::: DATA FOR THE TASK

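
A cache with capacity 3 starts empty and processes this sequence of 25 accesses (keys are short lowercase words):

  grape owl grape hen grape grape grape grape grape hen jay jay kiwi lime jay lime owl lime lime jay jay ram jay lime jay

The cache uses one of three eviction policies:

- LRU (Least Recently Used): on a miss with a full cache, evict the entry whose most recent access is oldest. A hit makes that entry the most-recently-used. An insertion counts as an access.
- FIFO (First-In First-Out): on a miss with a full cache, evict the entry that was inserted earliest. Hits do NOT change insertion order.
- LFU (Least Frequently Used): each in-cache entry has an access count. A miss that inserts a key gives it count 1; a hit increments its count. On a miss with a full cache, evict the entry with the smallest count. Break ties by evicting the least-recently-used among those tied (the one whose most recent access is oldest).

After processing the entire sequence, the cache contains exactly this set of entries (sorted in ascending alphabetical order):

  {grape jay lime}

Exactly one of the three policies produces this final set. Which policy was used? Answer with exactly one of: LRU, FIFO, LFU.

Answer: LFU

Derivation:
Simulating under each policy and comparing final sets:
  LRU: final set = {jay lime ram} -> differs
  FIFO: final set = {jay lime ram} -> differs
  LFU: final set = {grape jay lime} -> MATCHES target
Only LFU produces the target set.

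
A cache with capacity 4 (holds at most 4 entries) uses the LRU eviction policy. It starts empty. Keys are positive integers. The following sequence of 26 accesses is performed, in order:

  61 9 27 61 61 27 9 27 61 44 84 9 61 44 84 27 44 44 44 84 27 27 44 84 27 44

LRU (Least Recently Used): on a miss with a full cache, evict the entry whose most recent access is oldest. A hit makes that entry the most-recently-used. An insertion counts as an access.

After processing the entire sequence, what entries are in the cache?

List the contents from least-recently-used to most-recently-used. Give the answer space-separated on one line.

LRU simulation (capacity=4):
  1. access 61: MISS. Cache (LRU->MRU): [61]
  2. access 9: MISS. Cache (LRU->MRU): [61 9]
  3. access 27: MISS. Cache (LRU->MRU): [61 9 27]
  4. access 61: HIT. Cache (LRU->MRU): [9 27 61]
  5. access 61: HIT. Cache (LRU->MRU): [9 27 61]
  6. access 27: HIT. Cache (LRU->MRU): [9 61 27]
  7. access 9: HIT. Cache (LRU->MRU): [61 27 9]
  8. access 27: HIT. Cache (LRU->MRU): [61 9 27]
  9. access 61: HIT. Cache (LRU->MRU): [9 27 61]
  10. access 44: MISS. Cache (LRU->MRU): [9 27 61 44]
  11. access 84: MISS, evict 9. Cache (LRU->MRU): [27 61 44 84]
  12. access 9: MISS, evict 27. Cache (LRU->MRU): [61 44 84 9]
  13. access 61: HIT. Cache (LRU->MRU): [44 84 9 61]
  14. access 44: HIT. Cache (LRU->MRU): [84 9 61 44]
  15. access 84: HIT. Cache (LRU->MRU): [9 61 44 84]
  16. access 27: MISS, evict 9. Cache (LRU->MRU): [61 44 84 27]
  17. access 44: HIT. Cache (LRU->MRU): [61 84 27 44]
  18. access 44: HIT. Cache (LRU->MRU): [61 84 27 44]
  19. access 44: HIT. Cache (LRU->MRU): [61 84 27 44]
  20. access 84: HIT. Cache (LRU->MRU): [61 27 44 84]
  21. access 27: HIT. Cache (LRU->MRU): [61 44 84 27]
  22. access 27: HIT. Cache (LRU->MRU): [61 44 84 27]
  23. access 44: HIT. Cache (LRU->MRU): [61 84 27 44]
  24. access 84: HIT. Cache (LRU->MRU): [61 27 44 84]
  25. access 27: HIT. Cache (LRU->MRU): [61 44 84 27]
  26. access 44: HIT. Cache (LRU->MRU): [61 84 27 44]
Total: 19 hits, 7 misses, 3 evictions

Answer: 61 84 27 44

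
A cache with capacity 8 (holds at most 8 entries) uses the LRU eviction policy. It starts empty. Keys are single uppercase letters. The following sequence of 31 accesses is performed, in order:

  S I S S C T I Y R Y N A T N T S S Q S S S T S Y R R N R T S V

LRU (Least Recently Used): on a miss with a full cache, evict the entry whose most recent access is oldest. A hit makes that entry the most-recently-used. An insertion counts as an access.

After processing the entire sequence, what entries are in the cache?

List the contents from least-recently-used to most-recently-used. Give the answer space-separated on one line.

LRU simulation (capacity=8):
  1. access S: MISS. Cache (LRU->MRU): [S]
  2. access I: MISS. Cache (LRU->MRU): [S I]
  3. access S: HIT. Cache (LRU->MRU): [I S]
  4. access S: HIT. Cache (LRU->MRU): [I S]
  5. access C: MISS. Cache (LRU->MRU): [I S C]
  6. access T: MISS. Cache (LRU->MRU): [I S C T]
  7. access I: HIT. Cache (LRU->MRU): [S C T I]
  8. access Y: MISS. Cache (LRU->MRU): [S C T I Y]
  9. access R: MISS. Cache (LRU->MRU): [S C T I Y R]
  10. access Y: HIT. Cache (LRU->MRU): [S C T I R Y]
  11. access N: MISS. Cache (LRU->MRU): [S C T I R Y N]
  12. access A: MISS. Cache (LRU->MRU): [S C T I R Y N A]
  13. access T: HIT. Cache (LRU->MRU): [S C I R Y N A T]
  14. access N: HIT. Cache (LRU->MRU): [S C I R Y A T N]
  15. access T: HIT. Cache (LRU->MRU): [S C I R Y A N T]
  16. access S: HIT. Cache (LRU->MRU): [C I R Y A N T S]
  17. access S: HIT. Cache (LRU->MRU): [C I R Y A N T S]
  18. access Q: MISS, evict C. Cache (LRU->MRU): [I R Y A N T S Q]
  19. access S: HIT. Cache (LRU->MRU): [I R Y A N T Q S]
  20. access S: HIT. Cache (LRU->MRU): [I R Y A N T Q S]
  21. access S: HIT. Cache (LRU->MRU): [I R Y A N T Q S]
  22. access T: HIT. Cache (LRU->MRU): [I R Y A N Q S T]
  23. access S: HIT. Cache (LRU->MRU): [I R Y A N Q T S]
  24. access Y: HIT. Cache (LRU->MRU): [I R A N Q T S Y]
  25. access R: HIT. Cache (LRU->MRU): [I A N Q T S Y R]
  26. access R: HIT. Cache (LRU->MRU): [I A N Q T S Y R]
  27. access N: HIT. Cache (LRU->MRU): [I A Q T S Y R N]
  28. access R: HIT. Cache (LRU->MRU): [I A Q T S Y N R]
  29. access T: HIT. Cache (LRU->MRU): [I A Q S Y N R T]
  30. access S: HIT. Cache (LRU->MRU): [I A Q Y N R T S]
  31. access V: MISS, evict I. Cache (LRU->MRU): [A Q Y N R T S V]
Total: 21 hits, 10 misses, 2 evictions

Answer: A Q Y N R T S V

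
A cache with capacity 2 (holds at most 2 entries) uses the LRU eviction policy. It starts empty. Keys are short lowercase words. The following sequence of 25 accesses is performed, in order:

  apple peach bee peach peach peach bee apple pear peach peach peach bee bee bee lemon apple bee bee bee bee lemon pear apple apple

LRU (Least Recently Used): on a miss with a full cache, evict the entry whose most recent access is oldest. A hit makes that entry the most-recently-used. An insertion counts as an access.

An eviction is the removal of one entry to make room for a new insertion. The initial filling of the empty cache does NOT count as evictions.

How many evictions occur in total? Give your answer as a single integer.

Answer: 11

Derivation:
LRU simulation (capacity=2):
  1. access apple: MISS. Cache (LRU->MRU): [apple]
  2. access peach: MISS. Cache (LRU->MRU): [apple peach]
  3. access bee: MISS, evict apple. Cache (LRU->MRU): [peach bee]
  4. access peach: HIT. Cache (LRU->MRU): [bee peach]
  5. access peach: HIT. Cache (LRU->MRU): [bee peach]
  6. access peach: HIT. Cache (LRU->MRU): [bee peach]
  7. access bee: HIT. Cache (LRU->MRU): [peach bee]
  8. access apple: MISS, evict peach. Cache (LRU->MRU): [bee apple]
  9. access pear: MISS, evict bee. Cache (LRU->MRU): [apple pear]
  10. access peach: MISS, evict apple. Cache (LRU->MRU): [pear peach]
  11. access peach: HIT. Cache (LRU->MRU): [pear peach]
  12. access peach: HIT. Cache (LRU->MRU): [pear peach]
  13. access bee: MISS, evict pear. Cache (LRU->MRU): [peach bee]
  14. access bee: HIT. Cache (LRU->MRU): [peach bee]
  15. access bee: HIT. Cache (LRU->MRU): [peach bee]
  16. access lemon: MISS, evict peach. Cache (LRU->MRU): [bee lemon]
  17. access apple: MISS, evict bee. Cache (LRU->MRU): [lemon apple]
  18. access bee: MISS, evict lemon. Cache (LRU->MRU): [apple bee]
  19. access bee: HIT. Cache (LRU->MRU): [apple bee]
  20. access bee: HIT. Cache (LRU->MRU): [apple bee]
  21. access bee: HIT. Cache (LRU->MRU): [apple bee]
  22. access lemon: MISS, evict apple. Cache (LRU->MRU): [bee lemon]
  23. access pear: MISS, evict bee. Cache (LRU->MRU): [lemon pear]
  24. access apple: MISS, evict lemon. Cache (LRU->MRU): [pear apple]
  25. access apple: HIT. Cache (LRU->MRU): [pear apple]
Total: 12 hits, 13 misses, 11 evictions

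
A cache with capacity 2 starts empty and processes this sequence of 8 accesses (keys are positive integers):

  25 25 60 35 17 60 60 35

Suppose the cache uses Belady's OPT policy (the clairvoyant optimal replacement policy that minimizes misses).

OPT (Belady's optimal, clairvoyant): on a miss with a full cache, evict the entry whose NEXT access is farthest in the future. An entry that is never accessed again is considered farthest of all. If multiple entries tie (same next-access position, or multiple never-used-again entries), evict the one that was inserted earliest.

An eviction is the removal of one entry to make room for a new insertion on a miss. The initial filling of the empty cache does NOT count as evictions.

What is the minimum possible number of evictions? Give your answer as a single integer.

Answer: 3

Derivation:
OPT (Belady) simulation (capacity=2):
  1. access 25: MISS. Cache: [25]
  2. access 25: HIT. Next use of 25: never. Cache: [25]
  3. access 60: MISS. Cache: [25 60]
  4. access 35: MISS, evict 25 (next use: never). Cache: [60 35]
  5. access 17: MISS, evict 35 (next use: step 8). Cache: [60 17]
  6. access 60: HIT. Next use of 60: step 7. Cache: [60 17]
  7. access 60: HIT. Next use of 60: never. Cache: [60 17]
  8. access 35: MISS, evict 60 (next use: never). Cache: [17 35]
Total: 3 hits, 5 misses, 3 evictions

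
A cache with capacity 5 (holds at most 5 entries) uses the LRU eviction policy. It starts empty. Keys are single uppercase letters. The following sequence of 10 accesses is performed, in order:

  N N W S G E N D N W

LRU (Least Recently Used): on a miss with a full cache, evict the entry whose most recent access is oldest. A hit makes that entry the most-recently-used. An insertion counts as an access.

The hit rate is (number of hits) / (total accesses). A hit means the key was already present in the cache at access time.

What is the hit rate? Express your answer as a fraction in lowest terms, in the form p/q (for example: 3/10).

LRU simulation (capacity=5):
  1. access N: MISS. Cache (LRU->MRU): [N]
  2. access N: HIT. Cache (LRU->MRU): [N]
  3. access W: MISS. Cache (LRU->MRU): [N W]
  4. access S: MISS. Cache (LRU->MRU): [N W S]
  5. access G: MISS. Cache (LRU->MRU): [N W S G]
  6. access E: MISS. Cache (LRU->MRU): [N W S G E]
  7. access N: HIT. Cache (LRU->MRU): [W S G E N]
  8. access D: MISS, evict W. Cache (LRU->MRU): [S G E N D]
  9. access N: HIT. Cache (LRU->MRU): [S G E D N]
  10. access W: MISS, evict S. Cache (LRU->MRU): [G E D N W]
Total: 3 hits, 7 misses, 2 evictions

Hit rate = 3/10

Answer: 3/10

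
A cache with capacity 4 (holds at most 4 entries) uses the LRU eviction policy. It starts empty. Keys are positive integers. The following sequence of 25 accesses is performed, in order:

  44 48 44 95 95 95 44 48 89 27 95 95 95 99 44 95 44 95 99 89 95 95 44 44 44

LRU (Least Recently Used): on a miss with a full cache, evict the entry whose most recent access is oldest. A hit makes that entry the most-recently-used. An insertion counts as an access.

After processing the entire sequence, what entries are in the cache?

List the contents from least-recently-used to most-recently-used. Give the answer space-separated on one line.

Answer: 99 89 95 44

Derivation:
LRU simulation (capacity=4):
  1. access 44: MISS. Cache (LRU->MRU): [44]
  2. access 48: MISS. Cache (LRU->MRU): [44 48]
  3. access 44: HIT. Cache (LRU->MRU): [48 44]
  4. access 95: MISS. Cache (LRU->MRU): [48 44 95]
  5. access 95: HIT. Cache (LRU->MRU): [48 44 95]
  6. access 95: HIT. Cache (LRU->MRU): [48 44 95]
  7. access 44: HIT. Cache (LRU->MRU): [48 95 44]
  8. access 48: HIT. Cache (LRU->MRU): [95 44 48]
  9. access 89: MISS. Cache (LRU->MRU): [95 44 48 89]
  10. access 27: MISS, evict 95. Cache (LRU->MRU): [44 48 89 27]
  11. access 95: MISS, evict 44. Cache (LRU->MRU): [48 89 27 95]
  12. access 95: HIT. Cache (LRU->MRU): [48 89 27 95]
  13. access 95: HIT. Cache (LRU->MRU): [48 89 27 95]
  14. access 99: MISS, evict 48. Cache (LRU->MRU): [89 27 95 99]
  15. access 44: MISS, evict 89. Cache (LRU->MRU): [27 95 99 44]
  16. access 95: HIT. Cache (LRU->MRU): [27 99 44 95]
  17. access 44: HIT. Cache (LRU->MRU): [27 99 95 44]
  18. access 95: HIT. Cache (LRU->MRU): [27 99 44 95]
  19. access 99: HIT. Cache (LRU->MRU): [27 44 95 99]
  20. access 89: MISS, evict 27. Cache (LRU->MRU): [44 95 99 89]
  21. access 95: HIT. Cache (LRU->MRU): [44 99 89 95]
  22. access 95: HIT. Cache (LRU->MRU): [44 99 89 95]
  23. access 44: HIT. Cache (LRU->MRU): [99 89 95 44]
  24. access 44: HIT. Cache (LRU->MRU): [99 89 95 44]
  25. access 44: HIT. Cache (LRU->MRU): [99 89 95 44]
Total: 16 hits, 9 misses, 5 evictions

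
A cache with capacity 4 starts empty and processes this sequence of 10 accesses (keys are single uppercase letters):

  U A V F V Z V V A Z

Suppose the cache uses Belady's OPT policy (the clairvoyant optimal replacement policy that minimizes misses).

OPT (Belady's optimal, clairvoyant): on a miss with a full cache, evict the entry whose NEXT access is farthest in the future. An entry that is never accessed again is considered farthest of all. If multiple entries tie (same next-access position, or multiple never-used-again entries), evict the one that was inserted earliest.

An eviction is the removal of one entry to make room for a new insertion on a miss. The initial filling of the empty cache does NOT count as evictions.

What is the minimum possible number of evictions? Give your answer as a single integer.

OPT (Belady) simulation (capacity=4):
  1. access U: MISS. Cache: [U]
  2. access A: MISS. Cache: [U A]
  3. access V: MISS. Cache: [U A V]
  4. access F: MISS. Cache: [U A V F]
  5. access V: HIT. Next use of V: step 7. Cache: [U A V F]
  6. access Z: MISS, evict U (next use: never). Cache: [A V F Z]
  7. access V: HIT. Next use of V: step 8. Cache: [A V F Z]
  8. access V: HIT. Next use of V: never. Cache: [A V F Z]
  9. access A: HIT. Next use of A: never. Cache: [A V F Z]
  10. access Z: HIT. Next use of Z: never. Cache: [A V F Z]
Total: 5 hits, 5 misses, 1 evictions

Answer: 1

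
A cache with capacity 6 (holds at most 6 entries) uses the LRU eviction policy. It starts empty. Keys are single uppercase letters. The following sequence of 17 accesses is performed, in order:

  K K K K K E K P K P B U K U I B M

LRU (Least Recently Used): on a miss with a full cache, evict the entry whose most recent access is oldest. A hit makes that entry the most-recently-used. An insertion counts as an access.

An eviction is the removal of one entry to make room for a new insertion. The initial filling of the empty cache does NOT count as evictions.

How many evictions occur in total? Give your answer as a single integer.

Answer: 1

Derivation:
LRU simulation (capacity=6):
  1. access K: MISS. Cache (LRU->MRU): [K]
  2. access K: HIT. Cache (LRU->MRU): [K]
  3. access K: HIT. Cache (LRU->MRU): [K]
  4. access K: HIT. Cache (LRU->MRU): [K]
  5. access K: HIT. Cache (LRU->MRU): [K]
  6. access E: MISS. Cache (LRU->MRU): [K E]
  7. access K: HIT. Cache (LRU->MRU): [E K]
  8. access P: MISS. Cache (LRU->MRU): [E K P]
  9. access K: HIT. Cache (LRU->MRU): [E P K]
  10. access P: HIT. Cache (LRU->MRU): [E K P]
  11. access B: MISS. Cache (LRU->MRU): [E K P B]
  12. access U: MISS. Cache (LRU->MRU): [E K P B U]
  13. access K: HIT. Cache (LRU->MRU): [E P B U K]
  14. access U: HIT. Cache (LRU->MRU): [E P B K U]
  15. access I: MISS. Cache (LRU->MRU): [E P B K U I]
  16. access B: HIT. Cache (LRU->MRU): [E P K U I B]
  17. access M: MISS, evict E. Cache (LRU->MRU): [P K U I B M]
Total: 10 hits, 7 misses, 1 evictions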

::::::

WORK TO COMPLETE - Return only the lines above that run from the opening line through the line containing "- FIFO (First-In", exactly as written.

FINISHED EXERCISE -
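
A cache with capacity 3 starts empty and processes this sequence of 25 accesses (keys are short lowercase words):

  grape owl grape hen grape grape grape grape grape hen jay jay kiwi lime jay lime owl lime lime jay jay ram jay lime jay

The cache uses one of three eviction policies:

- LRU (Least Recently Used): on a miss with a full cache, evict the entry whose most recent access is oldest. A hit makes that entry the most-recently-used. An insertion counts as an access.
- FIFO (First-In First-Out): on a miss with a full cache, evict the entry that was inserted earliest. Hits do NOT change insertion order.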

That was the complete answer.